**Materials provided:**
******
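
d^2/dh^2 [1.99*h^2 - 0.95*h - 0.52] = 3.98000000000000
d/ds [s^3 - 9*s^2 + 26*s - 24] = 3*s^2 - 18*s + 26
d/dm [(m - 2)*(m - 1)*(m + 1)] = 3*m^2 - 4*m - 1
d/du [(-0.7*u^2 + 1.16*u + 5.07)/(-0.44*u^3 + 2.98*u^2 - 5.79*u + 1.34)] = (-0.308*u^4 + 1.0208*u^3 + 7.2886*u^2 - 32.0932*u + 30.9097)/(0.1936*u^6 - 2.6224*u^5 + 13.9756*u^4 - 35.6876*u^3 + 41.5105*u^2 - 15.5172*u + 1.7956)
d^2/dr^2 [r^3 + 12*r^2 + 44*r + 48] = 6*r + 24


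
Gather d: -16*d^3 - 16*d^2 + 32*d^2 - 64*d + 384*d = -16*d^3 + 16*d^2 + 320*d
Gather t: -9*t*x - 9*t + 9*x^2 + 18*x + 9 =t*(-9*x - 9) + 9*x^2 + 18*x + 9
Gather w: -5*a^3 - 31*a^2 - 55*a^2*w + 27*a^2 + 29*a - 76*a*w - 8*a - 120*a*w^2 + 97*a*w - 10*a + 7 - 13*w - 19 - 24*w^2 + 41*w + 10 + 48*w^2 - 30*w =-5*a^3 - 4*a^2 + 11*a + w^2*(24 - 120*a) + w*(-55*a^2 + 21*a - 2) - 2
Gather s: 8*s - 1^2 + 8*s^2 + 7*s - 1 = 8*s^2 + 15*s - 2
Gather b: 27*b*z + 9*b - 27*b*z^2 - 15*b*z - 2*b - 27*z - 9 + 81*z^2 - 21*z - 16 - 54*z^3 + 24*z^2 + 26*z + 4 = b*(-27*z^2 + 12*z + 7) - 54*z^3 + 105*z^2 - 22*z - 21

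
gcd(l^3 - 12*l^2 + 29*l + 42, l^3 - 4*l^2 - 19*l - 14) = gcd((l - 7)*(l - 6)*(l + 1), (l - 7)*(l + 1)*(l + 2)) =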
******
**Exercise aim:**
Taking the lines above, repeat exactly those from the line that contains "d/ds [s^3 - 9*s^2" through the line that contains "Gather t: -9*t*x", and both of those lines as well. Include nothing else.

**Solution to the exercise:**
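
d/ds [s^3 - 9*s^2 + 26*s - 24] = 3*s^2 - 18*s + 26
d/dm [(m - 2)*(m - 1)*(m + 1)] = 3*m^2 - 4*m - 1
d/du [(-0.7*u^2 + 1.16*u + 5.07)/(-0.44*u^3 + 2.98*u^2 - 5.79*u + 1.34)] = (-0.308*u^4 + 1.0208*u^3 + 7.2886*u^2 - 32.0932*u + 30.9097)/(0.1936*u^6 - 2.6224*u^5 + 13.9756*u^4 - 35.6876*u^3 + 41.5105*u^2 - 15.5172*u + 1.7956)
d^2/dr^2 [r^3 + 12*r^2 + 44*r + 48] = 6*r + 24


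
Gather d: -16*d^3 - 16*d^2 + 32*d^2 - 64*d + 384*d = -16*d^3 + 16*d^2 + 320*d
Gather t: -9*t*x - 9*t + 9*x^2 + 18*x + 9 =t*(-9*x - 9) + 9*x^2 + 18*x + 9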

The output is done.